Reproduce the lines below exactly, starting at the one containing "Calculate the Hounsfield" and stopping at the final line.

» **DATASET**
--------

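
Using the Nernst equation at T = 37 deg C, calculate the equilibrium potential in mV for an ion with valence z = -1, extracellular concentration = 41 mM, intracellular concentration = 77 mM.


E = (RT/(zF)) * ln(C_out/C_in)
T = 37 + 273.15 = 310.15 K
E = (8.314 * 310.15 / (-1 * 96485)) * ln(41/77)
E = 16.84 mV


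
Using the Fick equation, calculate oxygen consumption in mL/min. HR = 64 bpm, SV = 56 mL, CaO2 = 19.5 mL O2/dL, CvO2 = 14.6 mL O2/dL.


CO = HR*SV = 64*56/1000 = 3.584 L/min
a-v O2 diff = 19.5 - 14.6 = 4.9 mL/dL
VO2 = CO * (CaO2-CvO2) * 10 dL/L
VO2 = 3.584 * 4.9 * 10
VO2 = 175.6 mL/min


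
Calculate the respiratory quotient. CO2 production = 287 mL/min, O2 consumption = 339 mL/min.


RQ = VCO2 / VO2
RQ = 287 / 339
RQ = 0.8466


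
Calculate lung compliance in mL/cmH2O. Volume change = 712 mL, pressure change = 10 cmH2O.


C = dV / dP
C = 712 / 10
C = 71.2 mL/cmH2O


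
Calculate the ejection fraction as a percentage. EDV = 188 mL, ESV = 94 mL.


SV = EDV - ESV = 188 - 94 = 94 mL
EF = SV/EDV * 100 = 94/188 * 100
EF = 50%


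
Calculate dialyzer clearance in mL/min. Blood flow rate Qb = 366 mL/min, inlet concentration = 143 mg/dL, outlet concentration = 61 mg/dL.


K = Qb * (Cb_in - Cb_out) / Cb_in
K = 366 * (143 - 61) / 143
K = 209.9 mL/min


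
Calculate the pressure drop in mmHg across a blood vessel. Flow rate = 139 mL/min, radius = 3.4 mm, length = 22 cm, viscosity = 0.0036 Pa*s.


dP = 8*mu*L*Q / (pi*r^4)
Q = 139 mL/min = 2.31667e-06 m^3/s
dP = 34.9634 Pa = 34.9634 / 133.322 mmHg = 0.2622 mmHg


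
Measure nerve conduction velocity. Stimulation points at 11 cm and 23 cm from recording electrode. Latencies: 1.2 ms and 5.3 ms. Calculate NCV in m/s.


Distance = (23 - 11) / 100 = 0.12 m
dt = (5.3 - 1.2) / 1000 = 0.0041 s
NCV = dist / dt = 29.27 m/s


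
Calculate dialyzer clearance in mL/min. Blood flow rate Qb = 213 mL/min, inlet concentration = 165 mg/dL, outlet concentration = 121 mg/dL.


K = Qb * (Cb_in - Cb_out) / Cb_in
K = 213 * (165 - 121) / 165
K = 56.8 mL/min


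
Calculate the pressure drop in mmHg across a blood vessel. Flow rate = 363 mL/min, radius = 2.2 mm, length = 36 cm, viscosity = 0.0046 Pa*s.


dP = 8*mu*L*Q / (pi*r^4)
Q = 363 mL/min = 6.05e-06 m^3/s
dP = 1089.09 Pa = 1089.09 / 133.322 mmHg = 8.169 mmHg


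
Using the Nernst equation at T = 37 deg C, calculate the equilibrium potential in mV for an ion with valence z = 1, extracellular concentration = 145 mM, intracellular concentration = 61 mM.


E = (RT/(zF)) * ln(C_out/C_in)
T = 37 + 273.15 = 310.15 K
E = (8.314 * 310.15 / (1 * 96485)) * ln(145/61)
E = 23.14 mV


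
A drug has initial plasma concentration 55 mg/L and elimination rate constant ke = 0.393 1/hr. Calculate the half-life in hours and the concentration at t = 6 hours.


t_half = ln(2) / ke = 0.693147 / 0.393 = 1.764 hr
C(t) = C0 * exp(-ke*t) = 55 * exp(-0.393*6)
C(6) = 5.204 mg/L


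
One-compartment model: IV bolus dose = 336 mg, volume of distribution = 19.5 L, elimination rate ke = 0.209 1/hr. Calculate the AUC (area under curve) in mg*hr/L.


C0 = Dose/Vd = 336/19.5 = 17.2308 mg/L
AUC = C0/ke = 17.2308/0.209
AUC = 82.44 mg*hr/L


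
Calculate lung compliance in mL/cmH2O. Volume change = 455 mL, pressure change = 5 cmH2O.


C = dV / dP
C = 455 / 5
C = 91 mL/cmH2O


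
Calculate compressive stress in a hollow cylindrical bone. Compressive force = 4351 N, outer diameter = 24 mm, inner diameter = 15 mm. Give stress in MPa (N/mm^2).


A = pi*(r_o^2 - r_i^2)
r_o = 12 mm, r_i = 7.5 mm
A = 275.675 mm^2
sigma = F/A = 4351 / 275.675
sigma = 15.78 MPa


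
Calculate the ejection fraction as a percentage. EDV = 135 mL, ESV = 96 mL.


SV = EDV - ESV = 135 - 96 = 39 mL
EF = SV/EDV * 100 = 39/135 * 100
EF = 28.89%


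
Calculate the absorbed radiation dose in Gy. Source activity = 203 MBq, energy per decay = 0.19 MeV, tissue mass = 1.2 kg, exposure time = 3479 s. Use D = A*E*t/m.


A = 203 MBq = 2.0300e+08 Bq
E = 0.19 MeV = 3.0438e-14 J
D = A*E*t/m = 2.0300e+08*3.0438e-14*3479/1.2
D = 0.01791 Gy


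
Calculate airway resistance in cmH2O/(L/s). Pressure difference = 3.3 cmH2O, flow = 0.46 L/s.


R = dP / flow
R = 3.3 / 0.46
R = 7.174 cmH2O/(L/s)


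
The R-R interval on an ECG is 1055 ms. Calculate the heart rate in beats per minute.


HR = 60 / RR_interval(s)
RR = 1055 ms = 1.055 s
HR = 60 / 1.055 = 56.87 bpm


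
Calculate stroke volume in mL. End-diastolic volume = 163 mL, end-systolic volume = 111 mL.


SV = EDV - ESV
SV = 163 - 111
SV = 52 mL


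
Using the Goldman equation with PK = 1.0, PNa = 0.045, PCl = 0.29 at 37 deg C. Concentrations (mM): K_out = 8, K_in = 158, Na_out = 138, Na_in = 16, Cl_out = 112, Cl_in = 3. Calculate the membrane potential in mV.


Vm = (RT/F)*ln((PK*Ko + PNa*Nao + PCl*Cli)/(PK*Ki + PNa*Nai + PCl*Clo))
Numer = 15.08, Denom = 191.2
Vm = -67.88 mV


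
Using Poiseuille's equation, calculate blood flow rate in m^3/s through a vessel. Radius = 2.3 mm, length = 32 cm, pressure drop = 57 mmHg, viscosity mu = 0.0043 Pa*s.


Q = pi*r^4*dP / (8*mu*L)
r = 0.0023 m, L = 0.32 m
dP = 57 mmHg = 7599.354 Pa
Q = 6.0692e-05 m^3/s


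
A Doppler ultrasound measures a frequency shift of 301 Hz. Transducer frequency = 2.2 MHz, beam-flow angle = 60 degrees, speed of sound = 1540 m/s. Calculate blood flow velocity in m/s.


v = fd * c / (2 * f0 * cos(theta))
v = 301 * 1540 / (2 * 2.2000e+06 * cos(60))
v = 0.2107 m/s


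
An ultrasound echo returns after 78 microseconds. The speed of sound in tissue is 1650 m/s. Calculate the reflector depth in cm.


depth = c * t / 2
t = 78 us = 7.8000e-05 s
depth = 1650 * 7.8000e-05 / 2
depth = 0.06435 m = 6.435 cm


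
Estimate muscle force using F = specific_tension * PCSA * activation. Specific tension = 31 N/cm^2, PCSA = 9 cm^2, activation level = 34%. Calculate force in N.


F = sigma * PCSA * activation
F = 31 * 9 * 0.34
F = 94.86 N


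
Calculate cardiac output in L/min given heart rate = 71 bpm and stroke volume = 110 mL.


CO = HR * SV
CO = 71 * 110 / 1000
CO = 7.81 L/min


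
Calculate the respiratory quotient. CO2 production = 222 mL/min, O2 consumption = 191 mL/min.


RQ = VCO2 / VO2
RQ = 222 / 191
RQ = 1.162


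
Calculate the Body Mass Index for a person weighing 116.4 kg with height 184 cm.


BMI = weight / height^2
height = 184 cm = 1.84 m
BMI = 116.4 / 1.84^2
BMI = 34.38 kg/m^2


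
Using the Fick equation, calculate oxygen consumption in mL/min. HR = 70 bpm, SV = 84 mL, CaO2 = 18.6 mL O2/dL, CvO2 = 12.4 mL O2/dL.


CO = HR*SV = 70*84/1000 = 5.88 L/min
a-v O2 diff = 18.6 - 12.4 = 6.2 mL/dL
VO2 = CO * (CaO2-CvO2) * 10 dL/L
VO2 = 5.88 * 6.2 * 10
VO2 = 364.6 mL/min


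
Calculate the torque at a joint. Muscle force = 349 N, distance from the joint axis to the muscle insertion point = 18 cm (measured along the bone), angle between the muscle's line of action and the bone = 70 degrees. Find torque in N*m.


Torque = F * d * sin(theta)   (moment arm = d*sin(theta))
d = 18 cm = 0.18 m
Torque = 349 * 0.18 * sin(70)
Torque = 59.03 N*m


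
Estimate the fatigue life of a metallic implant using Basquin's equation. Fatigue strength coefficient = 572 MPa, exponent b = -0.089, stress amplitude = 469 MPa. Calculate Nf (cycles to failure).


sigma_a = sigma_f' * (2Nf)^b
2Nf = (sigma_a/sigma_f')^(1/b)
2Nf = (469/572)^(1/-0.089)
2Nf = 9.3067885
Nf = 4.653


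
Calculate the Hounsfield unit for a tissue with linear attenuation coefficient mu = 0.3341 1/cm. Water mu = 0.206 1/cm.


HU = ((mu_tissue - mu_water) / mu_water) * 1000
HU = ((0.3341 - 0.206) / 0.206) * 1000
HU = 621.8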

--------

» **FINISHED EXERCISE**
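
Calculate the Hounsfield unit for a tissue with linear attenuation coefficient mu = 0.3341 1/cm. Water mu = 0.206 1/cm.


HU = ((mu_tissue - mu_water) / mu_water) * 1000
HU = ((0.3341 - 0.206) / 0.206) * 1000
HU = 621.8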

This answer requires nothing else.